Action item - Repeat every line below exactly as it reads.

Collected data entries -
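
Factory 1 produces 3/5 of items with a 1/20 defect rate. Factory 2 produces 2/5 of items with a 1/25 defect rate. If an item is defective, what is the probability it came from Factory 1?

Using Bayes' theorem:
P(F1) = 3/5, P(D|F1) = 1/20
P(F2) = 2/5, P(D|F2) = 1/25
P(D) = P(D|F1)P(F1) + P(D|F2)P(F2)
     = \frac{23}{500}
P(F1|D) = P(D|F1)P(F1) / P(D)
= \frac{15}{23}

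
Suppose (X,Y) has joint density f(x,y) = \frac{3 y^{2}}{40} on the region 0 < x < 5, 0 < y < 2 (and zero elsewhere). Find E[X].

f_X(x) = ∫_0^2 \frac{3 y^{2}}{40} dy = \frac{1}{5}
E[X] = ∫_0^5 x × (\frac{1}{5}) dx = \frac{5}{2}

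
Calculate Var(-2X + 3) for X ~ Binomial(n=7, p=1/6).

For X ~ Binomial(n=7, p=1/6):
Var(X) = \frac{35}{36}
Var(-2X + 3) = (-2)² × Var(X) = 4 × \frac{35}{36} = \frac{35}{9}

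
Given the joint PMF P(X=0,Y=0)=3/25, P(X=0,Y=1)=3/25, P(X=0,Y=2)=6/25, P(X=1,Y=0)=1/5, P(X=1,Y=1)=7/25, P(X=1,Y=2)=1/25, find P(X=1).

P(X=1) = P(X=1,Y=0) + P(X=1,Y=1) + P(X=1,Y=2)
= 1/5 + 7/25 + 1/25
= 13/25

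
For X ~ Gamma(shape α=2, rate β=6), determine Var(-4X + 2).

For X ~ Gamma(shape α=2, rate β=6):
Var(X) = \frac{1}{18}
Var(-4X + 2) = (-4)² × Var(X) = 16 × \frac{1}{18} = \frac{8}{9}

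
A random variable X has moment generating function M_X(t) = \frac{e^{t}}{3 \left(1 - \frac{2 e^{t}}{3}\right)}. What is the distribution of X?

The MGF M(t) = \frac{e^{t}}{3 \left(1 - \frac{2 e^{t}}{3}\right)} is the standard form for the Geometric distribution.
Comparing with the known MGF formula identifies: Geometric(p=1/3), X = trial number of first success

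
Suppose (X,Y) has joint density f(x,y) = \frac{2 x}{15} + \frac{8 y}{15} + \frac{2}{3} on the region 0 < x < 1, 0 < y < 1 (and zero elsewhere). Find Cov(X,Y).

E[XY] = ∫∫ xy × f(x,y) dx dy = \frac{5}{18}
E[X] = \frac{23}{45}
E[Y] = \frac{49}{90}
Cov(X,Y) = E[XY] - E[X]E[Y] = - \frac{1}{2025}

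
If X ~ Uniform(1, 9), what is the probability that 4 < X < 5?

P(4 < X < 5) = ∫_{4}^{5} f(x) dx
where f(x) = \frac{1}{8}
= \frac{1}{8}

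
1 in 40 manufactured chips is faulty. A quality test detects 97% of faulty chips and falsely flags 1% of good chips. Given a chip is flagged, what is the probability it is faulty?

Let D = the rare event, + = positive/flagged.
P(D) = 1/40
P(+|D) = 97/100
P(+|D') = 1/100
P(+) = P(+|D)P(D) + P(+|D')P(D')
     = \frac{97}{100} × \frac{1}{40} + \frac{1}{100} × \frac{39}{40}
     = \frac{17}{500}
P(D|+) = P(+|D)P(D)/P(+) = \frac{97}{136}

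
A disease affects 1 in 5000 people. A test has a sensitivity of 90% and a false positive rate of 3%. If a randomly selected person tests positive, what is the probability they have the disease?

Let D = the rare event, + = positive/flagged.
P(D) = 1/5000
P(+|D) = 90/100 = 9/10
P(+|D') = 3/100
P(+) = P(+|D)P(D) + P(+|D')P(D')
     = \frac{9}{10} × \frac{1}{5000} + \frac{3}{100} × \frac{4999}{5000}
     = \frac{15087}{500000}
P(D|+) = P(+|D)P(D)/P(+) = \frac{30}{5029}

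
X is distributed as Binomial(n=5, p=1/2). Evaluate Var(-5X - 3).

For X ~ Binomial(n=5, p=1/2):
Var(X) = \frac{5}{4}
Var(-5X - 3) = (-5)² × Var(X) = 25 × \frac{5}{4} = \frac{125}{4}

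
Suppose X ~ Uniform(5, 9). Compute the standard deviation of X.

For X ~ Uniform(5, 9):
Var(X) = \frac{4}{3}
SD(X) = √(Var(X)) = √(\frac{4}{3}) = \frac{2 \sqrt{3}}{3}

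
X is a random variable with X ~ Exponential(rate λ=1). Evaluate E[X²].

Using the identity E[X²] = Var(X) + (E[X])²:
E[X] = 1
Var(X) = 1
E[X²] = 1 + (1)²
= 2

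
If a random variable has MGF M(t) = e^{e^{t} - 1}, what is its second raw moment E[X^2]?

To find E[X^2], compute M^(2)(0):
M^(1)(t) = e^{t} e^{e^{t} - 1}
M^(2)(t) = e^{2 t} e^{e^{t} - 1} + e^{t} e^{e^{t} - 1}
M^(2)(0) = 2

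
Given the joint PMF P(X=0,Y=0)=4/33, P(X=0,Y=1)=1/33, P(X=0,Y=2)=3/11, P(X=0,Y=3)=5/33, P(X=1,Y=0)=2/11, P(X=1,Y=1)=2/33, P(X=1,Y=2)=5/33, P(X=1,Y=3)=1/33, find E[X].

First find marginal of X:
P(X=0) = 19/33
P(X=1) = 14/33
E[X] = 0 × 19/33 + 1 × 14/33 = 14/33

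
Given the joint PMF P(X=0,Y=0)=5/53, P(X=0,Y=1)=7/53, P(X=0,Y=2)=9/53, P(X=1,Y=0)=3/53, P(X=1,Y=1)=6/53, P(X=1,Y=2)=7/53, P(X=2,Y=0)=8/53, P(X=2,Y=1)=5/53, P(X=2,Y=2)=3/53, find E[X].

First find marginal of X:
P(X=0) = 21/53
P(X=1) = 16/53
P(X=2) = 16/53
E[X] = 0 × 21/53 + 1 × 16/53 + 2 × 16/53 = 48/53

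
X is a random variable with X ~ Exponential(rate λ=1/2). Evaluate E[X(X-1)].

E[X(X-1)] = E[X² - X] = E[X²] - E[X]
E[X] = 2
E[X²] = Var(X) + (E[X])² = 4 + (2)² = 8
E[X(X-1)] = 8 - 2 = 6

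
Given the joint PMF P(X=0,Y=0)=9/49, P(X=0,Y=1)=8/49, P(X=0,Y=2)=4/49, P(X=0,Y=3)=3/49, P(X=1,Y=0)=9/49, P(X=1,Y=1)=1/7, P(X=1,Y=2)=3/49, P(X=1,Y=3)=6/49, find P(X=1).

P(X=1) = P(X=1,Y=0) + P(X=1,Y=1) + P(X=1,Y=2) + P(X=1,Y=3)
= 9/49 + 1/7 + 3/49 + 6/49
= 25/49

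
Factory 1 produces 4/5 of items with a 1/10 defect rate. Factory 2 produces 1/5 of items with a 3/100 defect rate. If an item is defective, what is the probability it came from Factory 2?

Using Bayes' theorem:
P(F1) = 4/5, P(D|F1) = 1/10
P(F2) = 1/5, P(D|F2) = 3/100
P(D) = P(D|F1)P(F1) + P(D|F2)P(F2)
     = \frac{43}{500}
P(F2|D) = P(D|F2)P(F2) / P(D)
= \frac{3}{43}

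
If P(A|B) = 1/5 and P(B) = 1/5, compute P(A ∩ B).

By definition, P(A|B) = P(A ∩ B) / P(B)
So P(A ∩ B) = P(A|B) × P(B)
= 1/5 × 1/5
= 1/25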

Answer -
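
Factory 1 produces 3/5 of items with a 1/20 defect rate. Factory 2 produces 2/5 of items with a 1/25 defect rate. If an item is defective, what is the probability it came from Factory 1?

Using Bayes' theorem:
P(F1) = 3/5, P(D|F1) = 1/20
P(F2) = 2/5, P(D|F2) = 1/25
P(D) = P(D|F1)P(F1) + P(D|F2)P(F2)
     = \frac{23}{500}
P(F1|D) = P(D|F1)P(F1) / P(D)
= \frac{15}{23}

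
Suppose (X,Y) has joint density f(x,y) = \frac{3 y^{2}}{40} on the region 0 < x < 5, 0 < y < 2 (and zero elsewhere). Find E[X].

f_X(x) = ∫_0^2 \frac{3 y^{2}}{40} dy = \frac{1}{5}
E[X] = ∫_0^5 x × (\frac{1}{5}) dx = \frac{5}{2}

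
Calculate Var(-2X + 3) for X ~ Binomial(n=7, p=1/6).

For X ~ Binomial(n=7, p=1/6):
Var(X) = \frac{35}{36}
Var(-2X + 3) = (-2)² × Var(X) = 4 × \frac{35}{36} = \frac{35}{9}

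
Given the joint PMF P(X=0,Y=0)=3/25, P(X=0,Y=1)=3/25, P(X=0,Y=2)=6/25, P(X=1,Y=0)=1/5, P(X=1,Y=1)=7/25, P(X=1,Y=2)=1/25, find P(X=1).

P(X=1) = P(X=1,Y=0) + P(X=1,Y=1) + P(X=1,Y=2)
= 1/5 + 7/25 + 1/25
= 13/25

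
For X ~ Gamma(shape α=2, rate β=6), determine Var(-4X + 2).

For X ~ Gamma(shape α=2, rate β=6):
Var(X) = \frac{1}{18}
Var(-4X + 2) = (-4)² × Var(X) = 16 × \frac{1}{18} = \frac{8}{9}

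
A random variable X has moment generating function M_X(t) = \frac{e^{t}}{3 \left(1 - \frac{2 e^{t}}{3}\right)}. What is the distribution of X?

The MGF M(t) = \frac{e^{t}}{3 \left(1 - \frac{2 e^{t}}{3}\right)} is the standard form for the Geometric distribution.
Comparing with the known MGF formula identifies: Geometric(p=1/3), X = trial number of first success

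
Suppose (X,Y) has joint density f(x,y) = \frac{2 x}{15} + \frac{8 y}{15} + \frac{2}{3} on the region 0 < x < 1, 0 < y < 1 (and zero elsewhere). Find Cov(X,Y).

E[XY] = ∫∫ xy × f(x,y) dx dy = \frac{5}{18}
E[X] = \frac{23}{45}
E[Y] = \frac{49}{90}
Cov(X,Y) = E[XY] - E[X]E[Y] = - \frac{1}{2025}

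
If X ~ Uniform(1, 9), what is the probability that 4 < X < 5?

P(4 < X < 5) = ∫_{4}^{5} f(x) dx
where f(x) = \frac{1}{8}
= \frac{1}{8}

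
1 in 40 manufactured chips is faulty. A quality test detects 97% of faulty chips and falsely flags 1% of good chips. Given a chip is flagged, what is the probability it is faulty?

Let D = the rare event, + = positive/flagged.
P(D) = 1/40
P(+|D) = 97/100
P(+|D') = 1/100
P(+) = P(+|D)P(D) + P(+|D')P(D')
     = \frac{97}{100} × \frac{1}{40} + \frac{1}{100} × \frac{39}{40}
     = \frac{17}{500}
P(D|+) = P(+|D)P(D)/P(+) = \frac{97}{136}

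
A disease affects 1 in 5000 people. A test has a sensitivity of 90% and a false positive rate of 3%. If a randomly selected person tests positive, what is the probability they have the disease?

Let D = the rare event, + = positive/flagged.
P(D) = 1/5000
P(+|D) = 90/100 = 9/10
P(+|D') = 3/100
P(+) = P(+|D)P(D) + P(+|D')P(D')
     = \frac{9}{10} × \frac{1}{5000} + \frac{3}{100} × \frac{4999}{5000}
     = \frac{15087}{500000}
P(D|+) = P(+|D)P(D)/P(+) = \frac{30}{5029}

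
X is distributed as Binomial(n=5, p=1/2). Evaluate Var(-5X - 3).

For X ~ Binomial(n=5, p=1/2):
Var(X) = \frac{5}{4}
Var(-5X - 3) = (-5)² × Var(X) = 25 × \frac{5}{4} = \frac{125}{4}

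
Suppose X ~ Uniform(5, 9). Compute the standard deviation of X.

For X ~ Uniform(5, 9):
Var(X) = \frac{4}{3}
SD(X) = √(Var(X)) = √(\frac{4}{3}) = \frac{2 \sqrt{3}}{3}

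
X is a random variable with X ~ Exponential(rate λ=1). Evaluate E[X²].

Using the identity E[X²] = Var(X) + (E[X])²:
E[X] = 1
Var(X) = 1
E[X²] = 1 + (1)²
= 2

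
If a random variable has MGF M(t) = e^{e^{t} - 1}, what is its second raw moment E[X^2]?

To find E[X^2], compute M^(2)(0):
M^(1)(t) = e^{t} e^{e^{t} - 1}
M^(2)(t) = e^{2 t} e^{e^{t} - 1} + e^{t} e^{e^{t} - 1}
M^(2)(0) = 2

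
Given the joint PMF P(X=0,Y=0)=4/33, P(X=0,Y=1)=1/33, P(X=0,Y=2)=3/11, P(X=0,Y=3)=5/33, P(X=1,Y=0)=2/11, P(X=1,Y=1)=2/33, P(X=1,Y=2)=5/33, P(X=1,Y=3)=1/33, find E[X].

First find marginal of X:
P(X=0) = 19/33
P(X=1) = 14/33
E[X] = 0 × 19/33 + 1 × 14/33 = 14/33

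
Given the joint PMF P(X=0,Y=0)=5/53, P(X=0,Y=1)=7/53, P(X=0,Y=2)=9/53, P(X=1,Y=0)=3/53, P(X=1,Y=1)=6/53, P(X=1,Y=2)=7/53, P(X=2,Y=0)=8/53, P(X=2,Y=1)=5/53, P(X=2,Y=2)=3/53, find E[X].

First find marginal of X:
P(X=0) = 21/53
P(X=1) = 16/53
P(X=2) = 16/53
E[X] = 0 × 21/53 + 1 × 16/53 + 2 × 16/53 = 48/53

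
X is a random variable with X ~ Exponential(rate λ=1/2). Evaluate E[X(X-1)].

E[X(X-1)] = E[X² - X] = E[X²] - E[X]
E[X] = 2
E[X²] = Var(X) + (E[X])² = 4 + (2)² = 8
E[X(X-1)] = 8 - 2 = 6

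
Given the joint PMF P(X=0,Y=0)=9/49, P(X=0,Y=1)=8/49, P(X=0,Y=2)=4/49, P(X=0,Y=3)=3/49, P(X=1,Y=0)=9/49, P(X=1,Y=1)=1/7, P(X=1,Y=2)=3/49, P(X=1,Y=3)=6/49, find P(X=1).

P(X=1) = P(X=1,Y=0) + P(X=1,Y=1) + P(X=1,Y=2) + P(X=1,Y=3)
= 9/49 + 1/7 + 3/49 + 6/49
= 25/49

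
Factory 1 produces 4/5 of items with a 1/10 defect rate. Factory 2 produces 1/5 of items with a 3/100 defect rate. If an item is defective, what is the probability it came from Factory 2?

Using Bayes' theorem:
P(F1) = 4/5, P(D|F1) = 1/10
P(F2) = 1/5, P(D|F2) = 3/100
P(D) = P(D|F1)P(F1) + P(D|F2)P(F2)
     = \frac{43}{500}
P(F2|D) = P(D|F2)P(F2) / P(D)
= \frac{3}{43}

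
If P(A|B) = 1/5 and P(B) = 1/5, compute P(A ∩ B).

By definition, P(A|B) = P(A ∩ B) / P(B)
So P(A ∩ B) = P(A|B) × P(B)
= 1/5 × 1/5
= 1/25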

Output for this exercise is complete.